Input for this task section start

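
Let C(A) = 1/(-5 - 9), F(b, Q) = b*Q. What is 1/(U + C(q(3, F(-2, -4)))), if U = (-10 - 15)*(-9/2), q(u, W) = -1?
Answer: 7/787 ≈ 0.0088945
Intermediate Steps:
F(b, Q) = Q*b
C(A) = -1/14 (C(A) = 1/(-14) = -1/14)
U = 225/2 (U = -(-225)/2 = -25*(-9/2) = 225/2 ≈ 112.50)
1/(U + C(q(3, F(-2, -4)))) = 1/(225/2 - 1/14) = 1/(787/7) = 7/787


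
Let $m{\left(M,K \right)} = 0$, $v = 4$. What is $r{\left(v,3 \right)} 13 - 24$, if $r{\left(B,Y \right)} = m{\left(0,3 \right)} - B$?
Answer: $-76$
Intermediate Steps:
$r{\left(B,Y \right)} = - B$ ($r{\left(B,Y \right)} = 0 - B = - B$)
$r{\left(v,3 \right)} 13 - 24 = \left(-1\right) 4 \cdot 13 - 24 = \left(-4\right) 13 - 24 = -52 - 24 = -76$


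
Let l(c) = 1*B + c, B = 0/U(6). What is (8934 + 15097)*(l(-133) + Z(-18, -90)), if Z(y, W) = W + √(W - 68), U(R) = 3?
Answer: -5358913 + 24031*I*√158 ≈ -5.3589e+6 + 3.0207e+5*I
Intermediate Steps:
Z(y, W) = W + √(-68 + W)
B = 0 (B = 0/3 = 0*(⅓) = 0)
l(c) = c (l(c) = 1*0 + c = 0 + c = c)
(8934 + 15097)*(l(-133) + Z(-18, -90)) = (8934 + 15097)*(-133 + (-90 + √(-68 - 90))) = 24031*(-133 + (-90 + √(-158))) = 24031*(-133 + (-90 + I*√158)) = 24031*(-223 + I*√158) = -5358913 + 24031*I*√158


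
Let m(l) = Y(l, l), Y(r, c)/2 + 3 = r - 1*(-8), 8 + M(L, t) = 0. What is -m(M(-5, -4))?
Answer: 6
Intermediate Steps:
M(L, t) = -8 (M(L, t) = -8 + 0 = -8)
Y(r, c) = 10 + 2*r (Y(r, c) = -6 + 2*(r - 1*(-8)) = -6 + 2*(r + 8) = -6 + 2*(8 + r) = -6 + (16 + 2*r) = 10 + 2*r)
m(l) = 10 + 2*l
-m(M(-5, -4)) = -(10 + 2*(-8)) = -(10 - 16) = -1*(-6) = 6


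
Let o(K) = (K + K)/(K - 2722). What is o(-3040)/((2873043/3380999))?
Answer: 10278236960/8277236883 ≈ 1.2417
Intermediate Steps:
o(K) = 2*K/(-2722 + K) (o(K) = (2*K)/(-2722 + K) = 2*K/(-2722 + K))
o(-3040)/((2873043/3380999)) = (2*(-3040)/(-2722 - 3040))/((2873043/3380999)) = (2*(-3040)/(-5762))/((2873043*(1/3380999))) = (2*(-3040)*(-1/5762))/(2873043/3380999) = (3040/2881)*(3380999/2873043) = 10278236960/8277236883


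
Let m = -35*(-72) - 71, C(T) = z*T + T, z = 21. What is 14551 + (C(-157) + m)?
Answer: 13546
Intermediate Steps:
C(T) = 22*T (C(T) = 21*T + T = 22*T)
m = 2449 (m = 2520 - 71 = 2449)
14551 + (C(-157) + m) = 14551 + (22*(-157) + 2449) = 14551 + (-3454 + 2449) = 14551 - 1005 = 13546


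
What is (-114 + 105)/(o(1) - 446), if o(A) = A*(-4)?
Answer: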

Input for this task section end

What is being asked: Reproduce each line above that contains "Answer".

Solved exercise:
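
Answer: 7/787 ≈ 0.0088945
Answer: $-76$
Answer: -5358913 + 24031*I*√158 ≈ -5.3589e+6 + 3.0207e+5*I
Answer: 6
Answer: 10278236960/8277236883 ≈ 1.2417
Answer: 13546
Answer: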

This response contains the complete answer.